## Available data
####

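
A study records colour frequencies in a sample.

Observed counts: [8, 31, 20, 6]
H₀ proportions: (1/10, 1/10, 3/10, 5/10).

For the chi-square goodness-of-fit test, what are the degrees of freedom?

df = k − 1 = 4 − 1 = 3

degrees of freedom = 3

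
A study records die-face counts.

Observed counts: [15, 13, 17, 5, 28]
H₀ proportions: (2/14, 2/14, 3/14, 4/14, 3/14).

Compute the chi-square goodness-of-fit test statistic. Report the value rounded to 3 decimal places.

n = 78; E_i = n·p_i = [11.14, 11.14, 16.71, 22.29, 16.71]
χ² = (15−11.14)²/11.14 + (13−11.14)²/11.14 + (17−16.71)²/16.71 + (5−22.29)²/22.29 + (28−16.71)²/16.71 = 22.6774
df = 4

test statistic = 22.677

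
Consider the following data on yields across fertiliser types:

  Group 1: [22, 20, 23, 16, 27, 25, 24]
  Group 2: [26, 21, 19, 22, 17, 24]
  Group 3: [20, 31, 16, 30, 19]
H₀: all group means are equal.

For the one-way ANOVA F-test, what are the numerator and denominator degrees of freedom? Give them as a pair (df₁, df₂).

degrees of freedom = [2, 15]

k = 3 groups, N = 18 total
df = (k−1, N−k) = (3−1, 18−3) = (2, 15)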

####

## Task to complete
Retype each of the preceding records exactly as printed.

## Exercise response
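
A study records colour frequencies in a sample.

Observed counts: [8, 31, 20, 6]
H₀ proportions: (1/10, 1/10, 3/10, 5/10).

For the chi-square goodness-of-fit test, what are the degrees of freedom?

df = k − 1 = 4 − 1 = 3

degrees of freedom = 3

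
A study records die-face counts.

Observed counts: [15, 13, 17, 5, 28]
H₀ proportions: (2/14, 2/14, 3/14, 4/14, 3/14).

Compute the chi-square goodness-of-fit test statistic. Report the value rounded to 3 decimal places.

n = 78; E_i = n·p_i = [11.14, 11.14, 16.71, 22.29, 16.71]
χ² = (15−11.14)²/11.14 + (13−11.14)²/11.14 + (17−16.71)²/16.71 + (5−22.29)²/22.29 + (28−16.71)²/16.71 = 22.6774
df = 4

test statistic = 22.677

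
Consider the following data on yields across fertiliser types:

  Group 1: [22, 20, 23, 16, 27, 25, 24]
  Group 2: [26, 21, 19, 22, 17, 24]
  Group 3: [20, 31, 16, 30, 19]
H₀: all group means are equal.

For the one-way ANOVA F-test, what are the numerator and denominator degrees of freedom? Give them as a pair (df₁, df₂).

degrees of freedom = [2, 15]

k = 3 groups, N = 18 total
df = (k−1, N−k) = (3−1, 18−3) = (2, 15)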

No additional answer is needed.